Start of DATA TO EXAMINE

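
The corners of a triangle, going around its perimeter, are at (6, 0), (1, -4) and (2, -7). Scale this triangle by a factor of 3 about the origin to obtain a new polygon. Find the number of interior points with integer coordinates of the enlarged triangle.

82

The shoelace formula gives twice the area as |(6·(-4) − 1·0) + (1·(-7) − 2·(-4)) + (2·0 − 6·(-7))| = 19, so the area is 9.5.
The number of boundary lattice points is Σ gcd(|Δx|,|Δy|) = gcd(5,4) + gcd(1,3) + gcd(4,7) = 1+1+1 = 3.
Scaling by 3 multiplies the area by 3² = 9 (so the new area is 85.5) and multiplies the boundary lattice-point count by 3, giving 9.
By Pick's theorem, the interior count of the dilated polygon is 85.5 − 9/2 + 1 = 82.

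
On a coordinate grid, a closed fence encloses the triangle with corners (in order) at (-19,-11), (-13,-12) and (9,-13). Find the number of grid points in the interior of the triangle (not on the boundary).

Using the shoelace formula, 2A = |((-19)·(-12) − (-13)·(-11)) + ((-13)·(-13) − 9·(-12)) + (9·(-11) − (-19)·(-13))| = 16, so the area is 8.
Summing gcd(|Δx|,|Δy|) over the edges gives the boundary count: gcd(6,1) + gcd(22,1) + gcd(28,2) = 1+1+2 = 4.
By Pick's theorem A = I + B/2 − 1, so I = 8 − 4/2 + 1 = 7.

7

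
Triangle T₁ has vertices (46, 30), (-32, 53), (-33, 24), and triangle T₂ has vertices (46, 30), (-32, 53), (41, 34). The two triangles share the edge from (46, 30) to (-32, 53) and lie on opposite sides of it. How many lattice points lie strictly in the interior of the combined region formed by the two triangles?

1240

The union is the simple quadrilateral with vertices (46, 30), (-33, 24), (-32, 53), (41, 34) in order.
By the shoelace formula, twice the signed area is |(46·24 − (-33)·30) + ((-33)·53 − (-32)·24) + ((-32)·34 − 41·53) + (41·30 − 46·34)| = 2482, so the area is 1241.
Along each edge there are gcd(|Δx|,|Δy|)+1 lattice points, so counting each shared vertex once the boundary has gcd(79,6) + gcd(1,29) + gcd(73,19) + gcd(5,4) = 1+1+1+1 = 4.
By Pick's theorem I = A − B/2 + 1 = 1241 − 4/2 + 1 = 1240.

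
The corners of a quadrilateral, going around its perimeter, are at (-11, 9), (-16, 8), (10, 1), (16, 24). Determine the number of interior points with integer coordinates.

By the shoelace formula, twice the signed area is |((-11)·8 − (-16)·9) + ((-16)·1 − 10·8) + (10·24 − 16·1) + (16·9 − (-11)·24)| = 592, so the area is 296.
The number of boundary lattice points is Σ gcd(|Δx|,|Δy|) = gcd(5,1) + gcd(26,7) + gcd(6,23) + gcd(27,15) = 1+1+1+3 = 6.
Pick's theorem gives I = A − B/2 + 1 = 296 − 6/2 + 1 = 294.

294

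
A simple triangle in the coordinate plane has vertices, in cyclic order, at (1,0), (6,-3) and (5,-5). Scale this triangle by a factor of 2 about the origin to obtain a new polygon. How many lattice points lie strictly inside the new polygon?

The shoelace formula gives twice the area as |(1·(-3) − 6·0) + (6·(-5) − 5·(-3)) + (5·0 − 1·(-5))| = 13, so the area is 13/2.
Along each edge there are gcd(|Δx|,|Δy|)+1 lattice points, so counting each shared vertex once the boundary has gcd(5,3) + gcd(1,2) + gcd(4,5) = 1+1+1 = 3.
Scaling by 2 multiplies the area by 2² = 4 (so the new area is 26) and multiplies the boundary lattice-point count by 2, giving 6.
By Pick's theorem, the interior count of the dilated polygon is 26 − 6/2 + 1 = 24.

24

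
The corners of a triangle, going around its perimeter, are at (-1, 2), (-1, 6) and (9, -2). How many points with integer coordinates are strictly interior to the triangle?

By the shoelace formula, twice the signed area is |((-1)·6 − (-1)·2) + ((-1)·(-2) − 9·6) + (9·2 − (-1)·(-2))| = 40, so the area is 20.
Summing gcd(|Δx|,|Δy|) over the edges gives the boundary count: gcd(0,4) + gcd(10,8) + gcd(10,4) = 4+2+2 = 8.
Pick's theorem gives I = A − B/2 + 1 = 20 − 8/2 + 1 = 17.

17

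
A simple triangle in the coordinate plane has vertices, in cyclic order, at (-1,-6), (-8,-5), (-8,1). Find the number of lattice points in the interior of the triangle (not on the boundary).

Using the shoelace formula, 2A = |((-1)·(-5) − (-8)·(-6)) + ((-8)·1 − (-8)·(-5)) + ((-8)·(-6) − (-1)·1)| = 42, so the area is 21.
The number of boundary lattice points is Σ gcd(|Δx|,|Δy|) = gcd(7,1) + gcd(0,6) + gcd(7,7) = 1+6+7 = 14.
By Pick's theorem A = I + B/2 − 1, so I = 21 − 14/2 + 1 = 15.

15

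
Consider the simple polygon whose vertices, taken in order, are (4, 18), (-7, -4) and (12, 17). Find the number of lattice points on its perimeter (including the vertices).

13

The number of boundary lattice points is Σ gcd(|Δx|,|Δy|) = gcd(11,22) + gcd(19,21) + gcd(8,1) = 11+1+1 = 13.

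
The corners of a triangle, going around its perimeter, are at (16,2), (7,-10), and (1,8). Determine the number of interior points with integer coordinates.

The shoelace formula gives twice the area as |[16·(-10) − 7·2] + [7·8 − 1·(-10)] + [1·2 − 16·8]| = 234, so the area is 117.
The number of boundary lattice points is Σ gcd(|Δx|,|Δy|) = gcd(9,12) + gcd(6,18) + gcd(15,6) = 3+6+3 = 12.
Pick's theorem gives I = A − B/2 + 1 = 117 − 12/2 + 1 = 112.

112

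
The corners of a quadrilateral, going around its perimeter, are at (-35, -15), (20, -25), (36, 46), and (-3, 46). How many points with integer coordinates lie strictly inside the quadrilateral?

3200

The shoelace formula gives twice the area as |[(-35)·(-25) − 20·(-15)] + [20·46 − 36·(-25)] + [36·46 − (-3)·46] + [(-3)·(-15) − (-35)·46]| = 6444, so the area is 3222.
Along each edge there are gcd(|Δx|,|Δy|)+1 lattice points, so counting each shared vertex once the boundary has gcd(55,10) + gcd(16,71) + gcd(39,0) + gcd(32,61) = 5+1+39+1 = 46.
By Pick's theorem A = I + B/2 − 1, so I = 3222 − 46/2 + 1 = 3200.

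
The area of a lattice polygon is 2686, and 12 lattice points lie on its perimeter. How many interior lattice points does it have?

2681

From Pick's theorem, I = A − B/2 + 1 = 2686 − 12/2 + 1 = 2681.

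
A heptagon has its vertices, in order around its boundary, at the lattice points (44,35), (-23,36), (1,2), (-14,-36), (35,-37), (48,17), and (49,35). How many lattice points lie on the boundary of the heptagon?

12

Summing gcd(|Δx|,|Δy|) over the edges gives the boundary count: gcd(67,1) + gcd(24,34) + gcd(15,38) + gcd(49,1) + gcd(13,54) + gcd(1,18) + gcd(5,0) = 1+2+1+1+1+1+5 = 12.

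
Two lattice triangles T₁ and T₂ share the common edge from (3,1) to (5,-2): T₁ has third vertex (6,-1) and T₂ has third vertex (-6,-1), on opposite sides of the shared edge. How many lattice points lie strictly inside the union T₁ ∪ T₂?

The union is the simple quadrilateral with vertices (3,1), (6,-1), (5,-2), (-6,-1) in order.
By the shoelace formula, twice the signed area is |(3·(-1) − 6·1) + (6·(-2) − 5·(-1)) + (5·(-1) − (-6)·(-2)) + ((-6)·1 − 3·(-1))| = 36, so the area is 18.
Along each edge there are gcd(|Δx|,|Δy|)+1 lattice points, so counting each shared vertex once the boundary has gcd(3,2) + gcd(1,1) + gcd(11,1) + gcd(9,2) = 1+1+1+1 = 4.
By Pick's theorem I = A − B/2 + 1 = 18 − 4/2 + 1 = 17.

17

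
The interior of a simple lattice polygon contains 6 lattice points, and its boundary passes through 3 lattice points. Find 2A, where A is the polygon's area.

13

Pick's theorem states A = I + B/2 − 1, so A = 6 + 3/2 − 1 = 13/2.
Hence 2A = 13.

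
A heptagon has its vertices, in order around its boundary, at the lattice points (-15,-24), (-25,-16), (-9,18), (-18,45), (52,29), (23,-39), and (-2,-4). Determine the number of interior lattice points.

By the shoelace formula, twice the signed area is |[(-15)·(-16) − (-25)·(-24)] + [(-25)·18 − (-9)·(-16)] + [(-9)·45 − (-18)·18] + [(-18)·29 − 52·45] + [52·(-39) − 23·29] + [23·(-4) − (-2)·(-39)] + [(-2)·(-24) − (-15)·(-4)]| = 6774, so the area is 3387.
Along each edge there are gcd(|Δx|,|Δy|)+1 lattice points, so counting each shared vertex once the boundary has gcd(10,8) + gcd(16,34) + gcd(9,27) + gcd(70,16) + gcd(29,68) + gcd(25,35) + gcd(13,20) = 2+2+9+2+1+5+1 = 22.
By Pick's theorem A = I + B/2 − 1, so I = 3387 − 22/2 + 1 = 3377.

3377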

End of DATA TO EXAMINE

EXERCISE AIM: Locate the line that contains "of the heptagon?", then please quote it and every line after it to the end of the entries above, exactly and with nothing else.

SOLUTION FOR THIS EXERCISE:
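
A heptagon has its vertices, in order around its boundary, at the lattice points (44,35), (-23,36), (1,2), (-14,-36), (35,-37), (48,17), and (49,35). How many lattice points lie on the boundary of the heptagon?

12

Summing gcd(|Δx|,|Δy|) over the edges gives the boundary count: gcd(67,1) + gcd(24,34) + gcd(15,38) + gcd(49,1) + gcd(13,54) + gcd(1,18) + gcd(5,0) = 1+2+1+1+1+1+5 = 12.

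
Two lattice triangles T₁ and T₂ share the common edge from (3,1) to (5,-2): T₁ has third vertex (6,-1) and T₂ has third vertex (-6,-1), on opposite sides of the shared edge. How many lattice points lie strictly inside the union T₁ ∪ T₂?

The union is the simple quadrilateral with vertices (3,1), (6,-1), (5,-2), (-6,-1) in order.
By the shoelace formula, twice the signed area is |(3·(-1) − 6·1) + (6·(-2) − 5·(-1)) + (5·(-1) − (-6)·(-2)) + ((-6)·1 − 3·(-1))| = 36, so the area is 18.
Along each edge there are gcd(|Δx|,|Δy|)+1 lattice points, so counting each shared vertex once the boundary has gcd(3,2) + gcd(1,1) + gcd(11,1) + gcd(9,2) = 1+1+1+1 = 4.
By Pick's theorem I = A − B/2 + 1 = 18 − 4/2 + 1 = 17.

17

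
The interior of a simple lattice polygon contains 6 lattice points, and its boundary passes through 3 lattice points. Find 2A, where A is the polygon's area.

13

Pick's theorem states A = I + B/2 − 1, so A = 6 + 3/2 − 1 = 13/2.
Hence 2A = 13.

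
A heptagon has its vertices, in order around its boundary, at the lattice points (-15,-24), (-25,-16), (-9,18), (-18,45), (52,29), (23,-39), and (-2,-4). Determine the number of interior lattice points.

By the shoelace formula, twice the signed area is |[(-15)·(-16) − (-25)·(-24)] + [(-25)·18 − (-9)·(-16)] + [(-9)·45 − (-18)·18] + [(-18)·29 − 52·45] + [52·(-39) − 23·29] + [23·(-4) − (-2)·(-39)] + [(-2)·(-24) − (-15)·(-4)]| = 6774, so the area is 3387.
Along each edge there are gcd(|Δx|,|Δy|)+1 lattice points, so counting each shared vertex once the boundary has gcd(10,8) + gcd(16,34) + gcd(9,27) + gcd(70,16) + gcd(29,68) + gcd(25,35) + gcd(13,20) = 2+2+9+2+1+5+1 = 22.
By Pick's theorem A = I + B/2 − 1, so I = 3387 − 22/2 + 1 = 3377.

3377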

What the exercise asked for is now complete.